*** EXCERPTED RECORDS

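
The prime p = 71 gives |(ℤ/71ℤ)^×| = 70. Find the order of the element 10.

The order of 10 must divide p − 1 = 70 = 2 · 5 · 7.
Divisors: 1, 2, 5, 7, 10, 14, 35, 70.
Check each in increasing order: 10^1 ≡ 10;  10^2 ≡ 29;  10^5 ≡ 32;  10^7 ≡ 5;  10^10 ≡ 30;  10^14 ≡ 25;  10^35 ≡ 1.
Smallest exponent giving 1 is 35.

35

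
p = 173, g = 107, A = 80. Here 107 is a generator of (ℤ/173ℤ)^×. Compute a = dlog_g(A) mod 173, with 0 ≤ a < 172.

43

Baby-step giant-step with m = ceil(sqrt(172)) = 14.
Baby table (107^j mod 173 for j=0..13):
  0:1  1:107  2:31  3:30  4:96  5:65  6:35  7:112
  8:47  9:12  10:73  11:26  12:14  13:114
Giant step factor: 107^(-14) ≡ 116 (mod 173).
Scan 80·116^i mod 173 for i = 0, 1, …:
  i=0: 80   i=1: 111   i=2: 74   i=3: 107
Match at i=3, j=1: a = 3·14 + 1 = 43.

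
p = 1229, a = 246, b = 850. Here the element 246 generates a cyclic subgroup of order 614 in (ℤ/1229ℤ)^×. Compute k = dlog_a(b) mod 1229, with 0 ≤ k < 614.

34

Baby-step giant-step with m = ceil(sqrt(614)) = 25.
Baby table (246^j mod 1229 for j=0..24):
  0:1  1:246  2:295  3:59  4:995  5:199  6:1023  7:942
  8:680  9:136  10:273  11:792  12:650  13:130  14:26  15:251
  16:296  17:305  18:61  19:258  20:789  21:1141  22:474  23:1078
  24:953
Giant step factor: 246^(-25) ≡ 1180 (mod 1229).
Scan 850·1180^i mod 1229 for i = 0, 1, …:
  i=0: 850   i=1: 136
Match at i=1, j=9: k = 1·25 + 9 = 34.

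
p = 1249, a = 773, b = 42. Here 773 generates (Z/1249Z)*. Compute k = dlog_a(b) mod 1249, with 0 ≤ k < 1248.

Baby-step giant-step with m = ceil(sqrt(1248)) = 36.
Baby table (773^j mod 1249 for j=0..35):
  0:1  1:773  2:507  3:974  4:1004  5:463  6:685  7:1178
  8:73  9:224  10:790  11:1158  12:850  13:76  14:45  15:1062
  16:333  17:115  18:216  19:851  20:849  21:552  22:787  23:88
  24:578  25:901  26:780  27:922  28:776  29:328  30:1246  31:179
  32:977  33:825  34:735  35:1109
Giant step factor: 773^(-36) ≡ 203 (mod 1249).
Scan 42·203^i mod 1249 for i = 0, 1, …:
  i=0: 42   i=1: 1032   i=2: 913   i=3: 487
  i=4: 190   i=5: 1100   i=6: 978   i=7: 1192
  i=8: 919   i=9: 456     …   i=31: 265
  i=32: 88
Match at i=32, j=23: k = 32·36 + 23 = 1175.

1175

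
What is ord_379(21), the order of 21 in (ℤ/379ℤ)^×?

189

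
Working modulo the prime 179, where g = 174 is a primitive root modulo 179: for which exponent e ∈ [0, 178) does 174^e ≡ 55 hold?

123

Baby-step giant-step with m = ceil(sqrt(178)) = 14.
Baby table (174^j mod 179 for j=0..13):
  0:1  1:174  2:25  3:54  4:88  5:97  6:52  7:98
  8:47  9:123  10:101  11:32  12:19  13:84
Giant step factor: 174^(-14) ≡ 153 (mod 179).
Scan 55·153^i mod 179 for i = 0, 1, …:
  i=0: 55   i=1: 2   i=2: 127   i=3: 99
  i=4: 111   i=5: 157   i=6: 35   i=7: 164
  i=8: 32
Match at i=8, j=11: e = 8·14 + 11 = 123.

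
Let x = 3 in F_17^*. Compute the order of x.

The order of 3 must divide p − 1 = 16 = 2^4.
Divisors: 1, 2, 4, 8, 16.
Check each in increasing order: 3^1 ≡ 3;  3^2 ≡ 9;  3^4 ≡ 13;  3^8 ≡ 16;  3^16 ≡ 1.
Smallest exponent giving 1 is 16.

16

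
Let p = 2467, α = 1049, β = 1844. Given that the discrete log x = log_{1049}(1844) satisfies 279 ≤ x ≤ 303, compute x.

299

Compute 1049^279 mod 2467 = 1825, then multiply by 1049 repeatedly:
  1049^279=1825  1049^280=33  1049^281=79  1049^282=1460  1049^283=2000
  1049^284=1050  1049^285=1168  1049^286=1600  1049^287=840  1049^288=441
  1049^289=1280  1049^290=672  1049^291=1833  1049^292=1024  1049^293=1031
  1049^294=973  1049^295=1806  1049^296=2305  1049^297=285  1049^298=458
  1049^299=1844
Found 1844 at exponent 299.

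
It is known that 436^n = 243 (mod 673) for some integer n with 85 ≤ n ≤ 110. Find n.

92

Compute 436^85 mod 673 = 311, then multiply by 436 repeatedly:
  436^85=311  436^86=323  436^87=171  436^88=526  436^89=516
  436^90=194  436^91=459  436^92=243
Found 243 at exponent 92.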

******

> _DESCRIPTION OF THE TASK_:
Nothing in the records above may be left out; repeat them exactly.

> _SOLUTION TO THIS TASK_:
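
The prime p = 71 gives |(ℤ/71ℤ)^×| = 70. Find the order of the element 10.

The order of 10 must divide p − 1 = 70 = 2 · 5 · 7.
Divisors: 1, 2, 5, 7, 10, 14, 35, 70.
Check each in increasing order: 10^1 ≡ 10;  10^2 ≡ 29;  10^5 ≡ 32;  10^7 ≡ 5;  10^10 ≡ 30;  10^14 ≡ 25;  10^35 ≡ 1.
Smallest exponent giving 1 is 35.

35

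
p = 173, g = 107, A = 80. Here 107 is a generator of (ℤ/173ℤ)^×. Compute a = dlog_g(A) mod 173, with 0 ≤ a < 172.

43

Baby-step giant-step with m = ceil(sqrt(172)) = 14.
Baby table (107^j mod 173 for j=0..13):
  0:1  1:107  2:31  3:30  4:96  5:65  6:35  7:112
  8:47  9:12  10:73  11:26  12:14  13:114
Giant step factor: 107^(-14) ≡ 116 (mod 173).
Scan 80·116^i mod 173 for i = 0, 1, …:
  i=0: 80   i=1: 111   i=2: 74   i=3: 107
Match at i=3, j=1: a = 3·14 + 1 = 43.

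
p = 1229, a = 246, b = 850. Here the element 246 generates a cyclic subgroup of order 614 in (ℤ/1229ℤ)^×. Compute k = dlog_a(b) mod 1229, with 0 ≤ k < 614.

34

Baby-step giant-step with m = ceil(sqrt(614)) = 25.
Baby table (246^j mod 1229 for j=0..24):
  0:1  1:246  2:295  3:59  4:995  5:199  6:1023  7:942
  8:680  9:136  10:273  11:792  12:650  13:130  14:26  15:251
  16:296  17:305  18:61  19:258  20:789  21:1141  22:474  23:1078
  24:953
Giant step factor: 246^(-25) ≡ 1180 (mod 1229).
Scan 850·1180^i mod 1229 for i = 0, 1, …:
  i=0: 850   i=1: 136
Match at i=1, j=9: k = 1·25 + 9 = 34.

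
p = 1249, a = 773, b = 42. Here 773 generates (Z/1249Z)*. Compute k = dlog_a(b) mod 1249, with 0 ≤ k < 1248.

Baby-step giant-step with m = ceil(sqrt(1248)) = 36.
Baby table (773^j mod 1249 for j=0..35):
  0:1  1:773  2:507  3:974  4:1004  5:463  6:685  7:1178
  8:73  9:224  10:790  11:1158  12:850  13:76  14:45  15:1062
  16:333  17:115  18:216  19:851  20:849  21:552  22:787  23:88
  24:578  25:901  26:780  27:922  28:776  29:328  30:1246  31:179
  32:977  33:825  34:735  35:1109
Giant step factor: 773^(-36) ≡ 203 (mod 1249).
Scan 42·203^i mod 1249 for i = 0, 1, …:
  i=0: 42   i=1: 1032   i=2: 913   i=3: 487
  i=4: 190   i=5: 1100   i=6: 978   i=7: 1192
  i=8: 919   i=9: 456     …   i=31: 265
  i=32: 88
Match at i=32, j=23: k = 32·36 + 23 = 1175.

1175

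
What is ord_379(21), the order of 21 in (ℤ/379ℤ)^×?

189

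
Working modulo the prime 179, where g = 174 is a primitive root modulo 179: for which exponent e ∈ [0, 178) does 174^e ≡ 55 hold?

123

Baby-step giant-step with m = ceil(sqrt(178)) = 14.
Baby table (174^j mod 179 for j=0..13):
  0:1  1:174  2:25  3:54  4:88  5:97  6:52  7:98
  8:47  9:123  10:101  11:32  12:19  13:84
Giant step factor: 174^(-14) ≡ 153 (mod 179).
Scan 55·153^i mod 179 for i = 0, 1, …:
  i=0: 55   i=1: 2   i=2: 127   i=3: 99
  i=4: 111   i=5: 157   i=6: 35   i=7: 164
  i=8: 32
Match at i=8, j=11: e = 8·14 + 11 = 123.

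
Let x = 3 in F_17^*. Compute the order of x.

The order of 3 must divide p − 1 = 16 = 2^4.
Divisors: 1, 2, 4, 8, 16.
Check each in increasing order: 3^1 ≡ 3;  3^2 ≡ 9;  3^4 ≡ 13;  3^8 ≡ 16;  3^16 ≡ 1.
Smallest exponent giving 1 is 16.

16

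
Let p = 2467, α = 1049, β = 1844. Given that the discrete log x = log_{1049}(1844) satisfies 279 ≤ x ≤ 303, compute x.

299

Compute 1049^279 mod 2467 = 1825, then multiply by 1049 repeatedly:
  1049^279=1825  1049^280=33  1049^281=79  1049^282=1460  1049^283=2000
  1049^284=1050  1049^285=1168  1049^286=1600  1049^287=840  1049^288=441
  1049^289=1280  1049^290=672  1049^291=1833  1049^292=1024  1049^293=1031
  1049^294=973  1049^295=1806  1049^296=2305  1049^297=285  1049^298=458
  1049^299=1844
Found 1844 at exponent 299.

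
It is known that 436^n = 243 (mod 673) for some integer n with 85 ≤ n ≤ 110. Find n.

92

Compute 436^85 mod 673 = 311, then multiply by 436 repeatedly:
  436^85=311  436^86=323  436^87=171  436^88=526  436^89=516
  436^90=194  436^91=459  436^92=243
Found 243 at exponent 92.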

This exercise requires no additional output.